▸ Your objective: Scan the material for "costs". Copy every line it appears in.

==================================================

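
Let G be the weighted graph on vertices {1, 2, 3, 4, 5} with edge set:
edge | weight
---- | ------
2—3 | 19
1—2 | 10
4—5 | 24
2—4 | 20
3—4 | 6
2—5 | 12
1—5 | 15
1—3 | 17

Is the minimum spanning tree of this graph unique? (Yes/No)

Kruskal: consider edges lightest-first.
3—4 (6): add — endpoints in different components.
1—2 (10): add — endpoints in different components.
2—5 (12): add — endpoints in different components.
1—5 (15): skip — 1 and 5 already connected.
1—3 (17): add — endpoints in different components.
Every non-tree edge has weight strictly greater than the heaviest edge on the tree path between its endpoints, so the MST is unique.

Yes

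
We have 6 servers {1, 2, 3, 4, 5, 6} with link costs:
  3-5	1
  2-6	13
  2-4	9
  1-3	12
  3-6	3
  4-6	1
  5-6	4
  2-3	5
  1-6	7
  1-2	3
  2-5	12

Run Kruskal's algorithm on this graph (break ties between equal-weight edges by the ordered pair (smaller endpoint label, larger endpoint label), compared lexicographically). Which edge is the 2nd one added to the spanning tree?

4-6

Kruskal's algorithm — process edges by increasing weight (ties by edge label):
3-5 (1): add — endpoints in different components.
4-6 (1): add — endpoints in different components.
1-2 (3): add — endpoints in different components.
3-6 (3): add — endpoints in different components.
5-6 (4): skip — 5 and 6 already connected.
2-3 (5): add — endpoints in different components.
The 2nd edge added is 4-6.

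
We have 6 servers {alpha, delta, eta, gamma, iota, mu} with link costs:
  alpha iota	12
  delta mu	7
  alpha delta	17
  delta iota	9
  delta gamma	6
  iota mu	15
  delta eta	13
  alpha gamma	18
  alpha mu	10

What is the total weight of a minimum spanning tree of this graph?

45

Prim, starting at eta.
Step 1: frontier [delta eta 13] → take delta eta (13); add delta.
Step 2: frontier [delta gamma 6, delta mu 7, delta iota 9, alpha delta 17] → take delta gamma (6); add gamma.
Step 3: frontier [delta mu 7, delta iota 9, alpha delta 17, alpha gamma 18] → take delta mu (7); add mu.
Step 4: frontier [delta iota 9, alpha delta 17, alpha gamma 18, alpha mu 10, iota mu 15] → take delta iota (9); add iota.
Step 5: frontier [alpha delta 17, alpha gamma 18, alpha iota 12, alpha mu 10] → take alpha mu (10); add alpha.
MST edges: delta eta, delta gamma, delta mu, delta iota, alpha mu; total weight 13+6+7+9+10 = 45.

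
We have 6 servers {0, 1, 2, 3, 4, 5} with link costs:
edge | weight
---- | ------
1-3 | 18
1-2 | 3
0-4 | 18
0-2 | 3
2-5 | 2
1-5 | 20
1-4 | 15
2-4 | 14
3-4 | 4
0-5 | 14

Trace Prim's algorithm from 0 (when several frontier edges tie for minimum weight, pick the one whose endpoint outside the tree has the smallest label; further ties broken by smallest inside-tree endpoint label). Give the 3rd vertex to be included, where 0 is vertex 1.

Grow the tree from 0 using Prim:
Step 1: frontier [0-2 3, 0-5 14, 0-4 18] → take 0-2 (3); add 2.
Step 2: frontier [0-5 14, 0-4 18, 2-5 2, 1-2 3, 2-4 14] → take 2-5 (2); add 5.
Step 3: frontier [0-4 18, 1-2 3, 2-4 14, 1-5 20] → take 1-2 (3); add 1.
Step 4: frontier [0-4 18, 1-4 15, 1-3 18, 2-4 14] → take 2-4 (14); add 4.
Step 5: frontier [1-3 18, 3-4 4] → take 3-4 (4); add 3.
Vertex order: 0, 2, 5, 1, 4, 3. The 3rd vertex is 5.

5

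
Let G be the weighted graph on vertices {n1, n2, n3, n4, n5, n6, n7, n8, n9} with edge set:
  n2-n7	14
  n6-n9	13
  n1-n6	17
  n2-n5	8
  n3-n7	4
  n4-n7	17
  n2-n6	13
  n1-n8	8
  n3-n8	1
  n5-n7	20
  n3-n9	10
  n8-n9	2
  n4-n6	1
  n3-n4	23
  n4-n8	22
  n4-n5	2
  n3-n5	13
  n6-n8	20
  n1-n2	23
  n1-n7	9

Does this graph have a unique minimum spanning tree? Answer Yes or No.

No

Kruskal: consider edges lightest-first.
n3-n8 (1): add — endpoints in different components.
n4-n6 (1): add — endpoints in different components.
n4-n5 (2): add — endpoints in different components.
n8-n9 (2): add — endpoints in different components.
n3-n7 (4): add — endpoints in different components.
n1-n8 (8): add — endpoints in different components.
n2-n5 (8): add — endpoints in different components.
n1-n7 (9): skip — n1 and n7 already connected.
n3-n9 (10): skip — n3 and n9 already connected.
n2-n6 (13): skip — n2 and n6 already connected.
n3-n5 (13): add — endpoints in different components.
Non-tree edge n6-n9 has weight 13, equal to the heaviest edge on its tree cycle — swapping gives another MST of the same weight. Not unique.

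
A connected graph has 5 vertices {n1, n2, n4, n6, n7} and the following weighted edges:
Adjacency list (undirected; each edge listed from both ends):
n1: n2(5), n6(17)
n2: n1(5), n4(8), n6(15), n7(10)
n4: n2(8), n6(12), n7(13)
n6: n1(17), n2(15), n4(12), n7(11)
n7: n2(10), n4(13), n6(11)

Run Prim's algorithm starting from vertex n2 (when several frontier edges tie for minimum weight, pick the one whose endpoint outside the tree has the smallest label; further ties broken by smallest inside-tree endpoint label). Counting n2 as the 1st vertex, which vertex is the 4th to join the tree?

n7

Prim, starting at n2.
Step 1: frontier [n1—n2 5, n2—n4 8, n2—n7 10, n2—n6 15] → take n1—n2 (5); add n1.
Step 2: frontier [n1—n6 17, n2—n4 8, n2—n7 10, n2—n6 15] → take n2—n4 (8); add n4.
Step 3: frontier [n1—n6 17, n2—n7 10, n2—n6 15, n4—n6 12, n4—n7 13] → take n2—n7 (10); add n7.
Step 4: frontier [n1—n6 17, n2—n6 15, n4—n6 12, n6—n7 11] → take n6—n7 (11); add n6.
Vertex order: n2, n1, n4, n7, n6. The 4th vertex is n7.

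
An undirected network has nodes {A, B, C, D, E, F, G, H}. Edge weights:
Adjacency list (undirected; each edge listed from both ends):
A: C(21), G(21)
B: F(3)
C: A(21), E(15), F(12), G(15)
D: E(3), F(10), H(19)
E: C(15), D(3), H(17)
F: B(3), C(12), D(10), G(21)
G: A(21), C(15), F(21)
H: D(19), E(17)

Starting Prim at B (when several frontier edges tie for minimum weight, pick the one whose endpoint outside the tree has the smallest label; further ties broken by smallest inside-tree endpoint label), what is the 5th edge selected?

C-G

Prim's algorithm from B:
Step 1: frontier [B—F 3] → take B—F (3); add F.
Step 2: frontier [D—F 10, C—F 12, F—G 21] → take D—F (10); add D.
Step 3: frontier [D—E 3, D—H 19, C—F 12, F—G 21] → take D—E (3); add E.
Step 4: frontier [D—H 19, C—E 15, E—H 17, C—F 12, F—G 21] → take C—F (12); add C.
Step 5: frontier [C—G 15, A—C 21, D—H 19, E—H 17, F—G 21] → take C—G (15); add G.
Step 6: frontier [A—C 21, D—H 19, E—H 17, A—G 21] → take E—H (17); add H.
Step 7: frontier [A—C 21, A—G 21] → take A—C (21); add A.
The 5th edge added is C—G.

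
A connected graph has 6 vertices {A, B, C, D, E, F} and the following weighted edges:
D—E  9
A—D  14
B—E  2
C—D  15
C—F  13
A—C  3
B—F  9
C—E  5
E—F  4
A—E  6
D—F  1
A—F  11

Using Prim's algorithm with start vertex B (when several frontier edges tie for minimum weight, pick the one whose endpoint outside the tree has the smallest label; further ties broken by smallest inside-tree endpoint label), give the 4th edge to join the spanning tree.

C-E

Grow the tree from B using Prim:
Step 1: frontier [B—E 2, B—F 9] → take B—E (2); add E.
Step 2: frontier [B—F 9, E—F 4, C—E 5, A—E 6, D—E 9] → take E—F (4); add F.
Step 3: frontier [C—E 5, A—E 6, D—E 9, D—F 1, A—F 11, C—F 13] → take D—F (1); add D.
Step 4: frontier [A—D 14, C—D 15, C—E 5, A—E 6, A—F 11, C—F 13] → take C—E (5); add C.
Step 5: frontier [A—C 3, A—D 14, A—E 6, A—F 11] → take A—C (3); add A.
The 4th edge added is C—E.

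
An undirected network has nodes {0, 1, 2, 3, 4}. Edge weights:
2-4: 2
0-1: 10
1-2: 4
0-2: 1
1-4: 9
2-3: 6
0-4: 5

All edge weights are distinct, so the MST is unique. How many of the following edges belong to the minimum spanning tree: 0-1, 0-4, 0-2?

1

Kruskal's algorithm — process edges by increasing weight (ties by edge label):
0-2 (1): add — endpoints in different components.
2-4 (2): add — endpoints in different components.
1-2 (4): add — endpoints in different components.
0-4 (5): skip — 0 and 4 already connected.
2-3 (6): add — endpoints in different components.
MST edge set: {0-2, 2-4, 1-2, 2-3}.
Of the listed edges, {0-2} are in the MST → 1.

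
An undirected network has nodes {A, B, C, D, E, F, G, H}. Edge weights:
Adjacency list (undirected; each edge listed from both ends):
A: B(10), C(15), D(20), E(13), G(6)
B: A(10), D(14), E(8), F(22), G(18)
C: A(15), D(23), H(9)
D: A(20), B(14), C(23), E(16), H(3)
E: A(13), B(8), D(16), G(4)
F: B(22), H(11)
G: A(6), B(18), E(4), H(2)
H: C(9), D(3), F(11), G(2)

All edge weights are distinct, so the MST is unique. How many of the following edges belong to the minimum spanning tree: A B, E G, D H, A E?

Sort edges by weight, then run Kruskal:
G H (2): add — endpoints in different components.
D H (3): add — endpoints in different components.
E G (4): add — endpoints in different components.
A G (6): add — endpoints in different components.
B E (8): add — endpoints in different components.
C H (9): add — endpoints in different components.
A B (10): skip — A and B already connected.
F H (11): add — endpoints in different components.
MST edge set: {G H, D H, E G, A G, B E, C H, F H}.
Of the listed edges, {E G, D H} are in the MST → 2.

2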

==================================================

▸ Your solution:
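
We have 6 servers {1, 2, 3, 4, 5, 6} with link costs:
We have 6 servers {alpha, delta, eta, gamma, iota, mu} with link costs:
We have 6 servers {0, 1, 2, 3, 4, 5} with link costs: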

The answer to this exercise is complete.